### PROBLEM DETAILS:
Copy exactly the stretch of data below from the line with "Show your working" through the line with "Give your reasoning, then", including both of those lines.

### RECORD EXCERPTS:
------
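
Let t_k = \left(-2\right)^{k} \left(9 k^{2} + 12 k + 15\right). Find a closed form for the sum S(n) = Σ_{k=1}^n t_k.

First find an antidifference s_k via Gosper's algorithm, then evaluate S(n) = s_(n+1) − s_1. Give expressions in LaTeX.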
------
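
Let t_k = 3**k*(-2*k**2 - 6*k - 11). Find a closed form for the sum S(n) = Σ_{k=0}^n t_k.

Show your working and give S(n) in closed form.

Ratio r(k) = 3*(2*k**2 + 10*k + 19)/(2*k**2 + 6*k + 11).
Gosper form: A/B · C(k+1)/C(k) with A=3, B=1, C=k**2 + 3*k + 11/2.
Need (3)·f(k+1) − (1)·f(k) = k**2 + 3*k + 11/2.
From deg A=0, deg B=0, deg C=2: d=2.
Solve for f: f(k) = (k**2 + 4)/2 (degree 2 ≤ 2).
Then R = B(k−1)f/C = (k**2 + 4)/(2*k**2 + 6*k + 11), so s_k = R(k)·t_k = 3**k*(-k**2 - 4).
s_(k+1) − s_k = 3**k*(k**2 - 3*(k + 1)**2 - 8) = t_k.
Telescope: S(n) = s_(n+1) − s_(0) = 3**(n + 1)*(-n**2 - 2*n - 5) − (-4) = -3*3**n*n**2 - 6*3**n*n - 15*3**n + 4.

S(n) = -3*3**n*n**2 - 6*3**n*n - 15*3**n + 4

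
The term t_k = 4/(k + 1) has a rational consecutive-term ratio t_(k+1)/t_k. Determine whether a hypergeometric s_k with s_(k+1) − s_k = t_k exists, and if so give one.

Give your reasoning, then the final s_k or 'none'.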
------
### RESPONSE FOR THIS EXERCISE:
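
Show your working and give S(n) in closed form.

Ratio r(k) = 3*(2*k**2 + 10*k + 19)/(2*k**2 + 6*k + 11).
Gosper form: A/B · C(k+1)/C(k) with A=3, B=1, C=k**2 + 3*k + 11/2.
Need (3)·f(k+1) − (1)·f(k) = k**2 + 3*k + 11/2.
From deg A=0, deg B=0, deg C=2: d=2.
Solve for f: f(k) = (k**2 + 4)/2 (degree 2 ≤ 2).
Then R = B(k−1)f/C = (k**2 + 4)/(2*k**2 + 6*k + 11), so s_k = R(k)·t_k = 3**k*(-k**2 - 4).
s_(k+1) − s_k = 3**k*(k**2 - 3*(k + 1)**2 - 8) = t_k.
Telescope: S(n) = s_(n+1) − s_(0) = 3**(n + 1)*(-n**2 - 2*n - 5) − (-4) = -3*3**n*n**2 - 6*3**n*n - 15*3**n + 4.

S(n) = -3*3**n*n**2 - 6*3**n*n - 15*3**n + 4

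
The term t_k = 4/(k + 1) has a rational consecutive-term ratio t_(k+1)/t_k. Determine whether a hypergeometric s_k with s_(k+1) − s_k = t_k exists, and if so give one.

Give your reasoning, then the final s_k or 'none'.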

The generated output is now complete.